Return every line of the listing, exactly as it reads.

****************************************

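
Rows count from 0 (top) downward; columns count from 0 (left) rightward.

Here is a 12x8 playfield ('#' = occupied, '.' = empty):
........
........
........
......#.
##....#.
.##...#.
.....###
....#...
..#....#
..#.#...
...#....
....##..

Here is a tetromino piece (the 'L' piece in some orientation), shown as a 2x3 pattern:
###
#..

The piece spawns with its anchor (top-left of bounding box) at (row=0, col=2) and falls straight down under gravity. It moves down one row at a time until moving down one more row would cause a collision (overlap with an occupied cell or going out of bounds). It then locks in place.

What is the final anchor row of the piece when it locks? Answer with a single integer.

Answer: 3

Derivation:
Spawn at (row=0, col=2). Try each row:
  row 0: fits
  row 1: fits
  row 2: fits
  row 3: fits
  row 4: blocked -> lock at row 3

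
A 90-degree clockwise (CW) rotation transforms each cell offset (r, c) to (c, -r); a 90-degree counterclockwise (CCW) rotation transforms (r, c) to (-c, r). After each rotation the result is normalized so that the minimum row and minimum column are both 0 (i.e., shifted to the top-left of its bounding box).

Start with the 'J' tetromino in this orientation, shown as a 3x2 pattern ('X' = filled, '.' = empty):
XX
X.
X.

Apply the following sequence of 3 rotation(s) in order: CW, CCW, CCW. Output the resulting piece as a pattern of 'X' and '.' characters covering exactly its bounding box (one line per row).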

****************************************

__RESULT FOR THIS EXERCISE__.
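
Rows count from 0 (top) downward; columns count from 0 (left) rightward.

Here is a 12x8 playfield ('#' = occupied, '.' = empty):
........
........
........
......#.
##....#.
.##...#.
.....###
....#...
..#....#
..#.#...
...#....
....##..

Here is a tetromino piece (the 'L' piece in some orientation), shown as a 2x3 pattern:
###
#..

The piece spawns with its anchor (top-left of bounding box) at (row=0, col=2) and falls straight down under gravity. It moves down one row at a time until moving down one more row would cause a collision (overlap with an occupied cell or going out of bounds). It then locks in place.

What is the final anchor row of the piece when it locks? Answer with a single integer.

Answer: 3

Derivation:
Spawn at (row=0, col=2). Try each row:
  row 0: fits
  row 1: fits
  row 2: fits
  row 3: fits
  row 4: blocked -> lock at row 3

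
A 90-degree clockwise (CW) rotation transforms each cell offset (r, c) to (c, -r); a 90-degree counterclockwise (CCW) rotation transforms (r, c) to (-c, r). After each rotation the result is normalized so that the minimum row and minimum column are both 0 (i.e., shifted to the top-left of its bounding box).

Start with the 'J' tetromino in this orientation, shown as a 3x2 pattern ('X' = filled, '.' = empty):
XX
X.
X.

Apply the following sequence of 3 rotation(s) in order: CW, CCW, CCW. Output the resulting piece as a pattern of 'X' and '.' characters covering exactly its bounding box (one line per row).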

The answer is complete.